Reproduce the data that follows precisely.
──────── ENTRIES PROVIDED ────────
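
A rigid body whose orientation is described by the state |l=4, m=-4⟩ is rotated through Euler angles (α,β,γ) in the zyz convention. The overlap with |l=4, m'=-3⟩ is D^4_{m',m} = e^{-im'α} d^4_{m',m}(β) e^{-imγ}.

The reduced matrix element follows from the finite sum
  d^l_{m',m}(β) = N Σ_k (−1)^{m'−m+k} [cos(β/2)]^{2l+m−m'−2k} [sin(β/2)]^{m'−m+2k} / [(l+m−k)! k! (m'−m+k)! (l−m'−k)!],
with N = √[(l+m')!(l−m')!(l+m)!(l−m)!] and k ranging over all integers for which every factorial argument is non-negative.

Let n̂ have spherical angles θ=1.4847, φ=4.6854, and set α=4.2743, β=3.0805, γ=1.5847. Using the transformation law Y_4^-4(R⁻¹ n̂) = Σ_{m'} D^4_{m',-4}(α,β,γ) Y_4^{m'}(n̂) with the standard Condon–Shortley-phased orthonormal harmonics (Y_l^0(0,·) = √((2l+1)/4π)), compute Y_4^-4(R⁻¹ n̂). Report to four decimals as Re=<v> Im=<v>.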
────────
- ANSWER TO THIS PROBLEM
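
A rigid body whose orientation is described by the state |l=4, m=-4⟩ is rotated through Euler angles (α,β,γ) in the zyz convention. The overlap with |l=4, m'=-3⟩ is D^4_{m',m} = e^{-im'α} d^4_{m',m}(β) e^{-imγ}.

The reduced matrix element follows from the finite sum
  d^l_{m',m}(β) = N Σ_k (−1)^{m'−m+k} [cos(β/2)]^{2l+m−m'−2k} [sin(β/2)]^{m'−m+2k} / [(l+m−k)! k! (m'−m+k)! (l−m'−k)!],
with N = √[(l+m')!(l−m')!(l+m)!(l−m)!] and k ranging over all integers for which every factorial argument is non-negative.

Let n̂ have spherical angles θ=1.4847, φ=4.6854, and set α=4.2743, β=3.0805, γ=1.5847. Using the transformation law Y_4^-4(R⁻¹ n̂) = Σ_{m'} D^4_{m',-4}(α,β,γ) Y_4^{m'}(n̂) with the standard Condon–Shortley-phased orthonormal harmonics (Y_l^0(0,·) = √((2l+1)/4π)), compute Y_4^-4(R⁻¹ n̂). Report to four decimals as Re=<v> Im=<v>.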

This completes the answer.